Data for review =>
*** Block opens ***
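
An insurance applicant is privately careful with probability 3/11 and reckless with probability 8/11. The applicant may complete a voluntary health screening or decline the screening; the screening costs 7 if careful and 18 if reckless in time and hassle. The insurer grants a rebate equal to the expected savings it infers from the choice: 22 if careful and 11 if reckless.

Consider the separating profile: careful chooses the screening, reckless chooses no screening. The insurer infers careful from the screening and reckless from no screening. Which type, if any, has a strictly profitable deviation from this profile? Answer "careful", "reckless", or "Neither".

Neither

The screening pays 22; no screening pays 11.
careful: assigned the screening, nets 22 − 7 = 15; deviating to no screening nets 11.
reckless: assigned no screening, nets 11; deviating to the screening nets 22 − 18 = 4.
Both types strictly prefer their assigned action; no profitable deviation.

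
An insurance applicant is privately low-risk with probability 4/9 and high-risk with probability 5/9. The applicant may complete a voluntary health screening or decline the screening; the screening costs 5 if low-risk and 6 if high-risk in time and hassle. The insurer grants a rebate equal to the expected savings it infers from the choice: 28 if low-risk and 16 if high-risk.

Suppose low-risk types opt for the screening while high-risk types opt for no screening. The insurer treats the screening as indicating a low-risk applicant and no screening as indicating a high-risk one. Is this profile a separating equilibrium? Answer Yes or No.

No

Under these beliefs, the screening earns rebate 28 and no screening earns rebate 16.
low-risk: the screening nets 28 − 5 = 23; no screening nets 16. low-risk prefers the screening.
high-risk: the screening nets 28 − 6 = 22; no screening nets 16. high-risk would deviate to the screening.
high-risk has a profitable deviation, so the profile is not an equilibrium.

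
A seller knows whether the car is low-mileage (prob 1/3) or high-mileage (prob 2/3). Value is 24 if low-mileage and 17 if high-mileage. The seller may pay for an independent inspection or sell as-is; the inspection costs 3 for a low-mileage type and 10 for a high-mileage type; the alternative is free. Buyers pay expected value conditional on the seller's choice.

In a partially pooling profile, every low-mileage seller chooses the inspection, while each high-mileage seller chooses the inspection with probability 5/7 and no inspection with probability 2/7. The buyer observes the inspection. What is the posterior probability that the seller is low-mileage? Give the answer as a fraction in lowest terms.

7/17

P(the inspection) = (1/3)·1 + (2/3)·(5/7) = 17/21.
By Bayes' rule, P(low-mileage | the inspection) = (1/3) / (17/21) = 7/17.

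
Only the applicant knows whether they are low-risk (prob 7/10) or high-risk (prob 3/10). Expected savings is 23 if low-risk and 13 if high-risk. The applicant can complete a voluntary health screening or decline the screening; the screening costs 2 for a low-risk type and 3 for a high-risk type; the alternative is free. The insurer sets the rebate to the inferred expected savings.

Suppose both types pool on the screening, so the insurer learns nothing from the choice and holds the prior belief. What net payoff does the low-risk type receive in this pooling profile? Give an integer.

18

Pooled rebate = 7/10·23 + 3/10·13 = 20.
low-risk pays cost 2 for the screening, so net payoff = 20 − 2 = 18.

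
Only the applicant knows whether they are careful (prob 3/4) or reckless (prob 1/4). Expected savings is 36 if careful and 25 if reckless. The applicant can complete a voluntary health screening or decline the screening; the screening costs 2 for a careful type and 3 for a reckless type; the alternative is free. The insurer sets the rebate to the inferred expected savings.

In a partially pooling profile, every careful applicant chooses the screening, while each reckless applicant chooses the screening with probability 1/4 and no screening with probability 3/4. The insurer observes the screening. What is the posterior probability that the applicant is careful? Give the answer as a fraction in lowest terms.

12/13

P(the screening) = (3/4)·1 + (1/4)·(1/4) = 13/16.
By Bayes' rule, P(careful | the screening) = (3/4) / (13/16) = 12/13.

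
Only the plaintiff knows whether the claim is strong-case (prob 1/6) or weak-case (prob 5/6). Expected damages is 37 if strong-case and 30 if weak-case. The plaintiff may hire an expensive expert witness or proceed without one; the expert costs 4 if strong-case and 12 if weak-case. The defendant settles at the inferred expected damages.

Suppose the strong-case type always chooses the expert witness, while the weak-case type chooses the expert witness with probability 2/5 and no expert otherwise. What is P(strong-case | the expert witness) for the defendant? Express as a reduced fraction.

P(the expert witness) = (1/6)·1 + (5/6)·(2/5) = 1/2.
By Bayes' rule, P(strong-case | the expert witness) = (1/6) / (1/2) = 1/3.

1/3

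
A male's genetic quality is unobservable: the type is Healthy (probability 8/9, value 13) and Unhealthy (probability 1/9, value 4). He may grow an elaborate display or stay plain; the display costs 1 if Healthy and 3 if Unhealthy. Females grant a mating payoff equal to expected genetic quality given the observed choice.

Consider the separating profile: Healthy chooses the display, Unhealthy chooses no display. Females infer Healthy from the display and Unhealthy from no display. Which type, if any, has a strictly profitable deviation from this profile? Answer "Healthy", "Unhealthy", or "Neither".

The display pays 13; no display pays 4.
Healthy: assigned the display, nets 13 − 1 = 12; deviating to no display nets 4.
Unhealthy: assigned no display, nets 4; deviating to the display nets 13 − 3 = 10.
The Unhealthy type gains 6 by deviating.

Unhealthy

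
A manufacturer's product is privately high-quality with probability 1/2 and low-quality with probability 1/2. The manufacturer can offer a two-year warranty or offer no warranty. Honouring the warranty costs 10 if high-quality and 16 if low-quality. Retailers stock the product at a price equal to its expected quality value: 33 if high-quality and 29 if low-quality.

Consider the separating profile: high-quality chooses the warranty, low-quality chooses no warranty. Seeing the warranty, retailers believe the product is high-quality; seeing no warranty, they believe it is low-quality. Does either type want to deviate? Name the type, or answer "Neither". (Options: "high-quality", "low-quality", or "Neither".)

The warranty pays 33; no warranty pays 29.
high-quality: assigned the warranty, nets 33 − 10 = 23; deviating to no warranty nets 29.
low-quality: assigned no warranty, nets 29; deviating to the warranty nets 33 − 16 = 17.
The high-quality type gains 6 by deviating.

high-quality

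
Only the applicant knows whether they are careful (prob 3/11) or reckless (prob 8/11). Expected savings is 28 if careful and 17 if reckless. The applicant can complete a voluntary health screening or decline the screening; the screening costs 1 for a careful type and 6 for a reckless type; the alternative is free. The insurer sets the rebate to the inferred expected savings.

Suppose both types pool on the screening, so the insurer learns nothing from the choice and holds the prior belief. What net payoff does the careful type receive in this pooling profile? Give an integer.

Pooled rebate = 3/11·28 + 8/11·17 = 20.
careful pays cost 1 for the screening, so net payoff = 20 − 1 = 19.

19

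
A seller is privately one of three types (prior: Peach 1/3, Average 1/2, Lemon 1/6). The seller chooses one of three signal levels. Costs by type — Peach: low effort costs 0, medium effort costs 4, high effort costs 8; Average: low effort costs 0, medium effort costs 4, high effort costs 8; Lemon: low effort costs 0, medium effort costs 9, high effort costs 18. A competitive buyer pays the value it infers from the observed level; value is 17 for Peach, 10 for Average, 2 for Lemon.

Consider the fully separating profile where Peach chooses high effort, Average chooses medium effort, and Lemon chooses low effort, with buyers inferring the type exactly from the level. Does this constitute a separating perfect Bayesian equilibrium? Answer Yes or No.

Separating prices: high effort → 17, medium effort → 10, low effort → 2.
Peach (assigned high effort): low effort: 2 − 0 = 2; medium effort: 10 − 4 = 6; high effort: 17 − 8 = 9. Peach stays.
Average (assigned medium effort): low effort: 2 − 0 = 2; medium effort: 10 − 4 = 6; high effort: 17 − 8 = 9. Average prefers high effort.
Lemon (assigned low effort): low effort: 2 − 0 = 2; medium effort: 10 − 9 = 1; high effort: 17 − 18 = -1. Lemon stays.
At least one type deviates; the separating profile fails.

No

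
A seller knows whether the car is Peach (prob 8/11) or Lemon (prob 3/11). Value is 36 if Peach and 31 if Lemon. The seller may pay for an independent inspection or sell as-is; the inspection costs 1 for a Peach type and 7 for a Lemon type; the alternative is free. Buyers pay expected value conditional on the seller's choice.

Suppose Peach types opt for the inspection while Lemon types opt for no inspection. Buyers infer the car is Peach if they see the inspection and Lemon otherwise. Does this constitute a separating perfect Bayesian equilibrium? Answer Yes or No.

Under these beliefs, the inspection earns price 36 and no inspection earns price 31.
Peach: the inspection nets 36 − 1 = 35; no inspection nets 31. Peach prefers the inspection.
Lemon: the inspection nets 36 − 7 = 29; no inspection nets 31. Lemon prefers no inspection.
Neither type deviates, so the separating profile is an equilibrium.

Yes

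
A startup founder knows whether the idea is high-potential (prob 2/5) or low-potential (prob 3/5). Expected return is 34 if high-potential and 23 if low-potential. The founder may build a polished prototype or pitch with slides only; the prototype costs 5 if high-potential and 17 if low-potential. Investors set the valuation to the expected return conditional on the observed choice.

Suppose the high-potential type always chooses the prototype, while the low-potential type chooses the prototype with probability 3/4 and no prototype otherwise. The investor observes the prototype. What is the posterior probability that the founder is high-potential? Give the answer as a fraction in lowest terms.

P(the prototype) = (2/5)·1 + (3/5)·(3/4) = 17/20.
By Bayes' rule, P(high-potential | the prototype) = (2/5) / (17/20) = 8/17.

8/17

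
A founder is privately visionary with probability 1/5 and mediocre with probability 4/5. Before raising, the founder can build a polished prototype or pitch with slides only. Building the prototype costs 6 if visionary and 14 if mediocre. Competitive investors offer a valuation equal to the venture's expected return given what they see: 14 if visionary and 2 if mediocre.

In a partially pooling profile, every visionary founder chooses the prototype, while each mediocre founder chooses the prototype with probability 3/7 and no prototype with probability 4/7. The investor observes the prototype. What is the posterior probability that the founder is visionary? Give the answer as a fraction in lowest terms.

P(the prototype) = (1/5)·1 + (4/5)·(3/7) = 19/35.
By Bayes' rule, P(visionary | the prototype) = (1/5) / (19/35) = 7/19.

7/19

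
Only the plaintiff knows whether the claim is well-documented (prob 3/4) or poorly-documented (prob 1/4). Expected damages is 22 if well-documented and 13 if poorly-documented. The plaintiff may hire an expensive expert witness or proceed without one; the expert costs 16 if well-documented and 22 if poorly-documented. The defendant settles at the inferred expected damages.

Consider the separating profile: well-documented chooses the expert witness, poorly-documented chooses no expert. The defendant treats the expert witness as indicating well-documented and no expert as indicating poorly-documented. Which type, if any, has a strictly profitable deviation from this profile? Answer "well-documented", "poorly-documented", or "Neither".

well-documented

The expert witness pays 22; no expert pays 13.
well-documented: assigned the expert witness, nets 22 − 16 = 6; deviating to no expert nets 13.
poorly-documented: assigned no expert, nets 13; deviating to the expert witness nets 22 − 22 = 0.
The well-documented type gains 7 by deviating.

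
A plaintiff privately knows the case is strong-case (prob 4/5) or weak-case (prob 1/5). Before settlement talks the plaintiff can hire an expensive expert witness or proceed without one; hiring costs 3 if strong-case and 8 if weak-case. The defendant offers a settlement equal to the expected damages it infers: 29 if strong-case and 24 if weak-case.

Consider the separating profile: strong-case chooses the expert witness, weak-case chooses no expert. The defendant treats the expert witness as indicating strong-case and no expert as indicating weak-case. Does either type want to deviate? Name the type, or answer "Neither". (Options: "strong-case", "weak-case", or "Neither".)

The expert witness pays 29; no expert pays 24.
strong-case: assigned the expert witness, nets 29 − 3 = 26; deviating to no expert nets 24.
weak-case: assigned no expert, nets 24; deviating to the expert witness nets 29 − 8 = 21.
Both types strictly prefer their assigned action; no profitable deviation.

Neither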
*** Block closes ***
What needs to be done =>
Starting at the line that holds "Consider the separating profile: strong-case", retype each line exactly through the end of the entries, both ends included.

Exercise response =>
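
Consider the separating profile: strong-case chooses the expert witness, weak-case chooses no expert. The defendant treats the expert witness as indicating strong-case and no expert as indicating weak-case. Does either type want to deviate? Name the type, or answer "Neither". (Options: "strong-case", "weak-case", or "Neither".)

The expert witness pays 29; no expert pays 24.
strong-case: assigned the expert witness, nets 29 − 3 = 26; deviating to no expert nets 24.
weak-case: assigned no expert, nets 24; deviating to the expert witness nets 29 − 8 = 21.
Both types strictly prefer their assigned action; no profitable deviation.

Neither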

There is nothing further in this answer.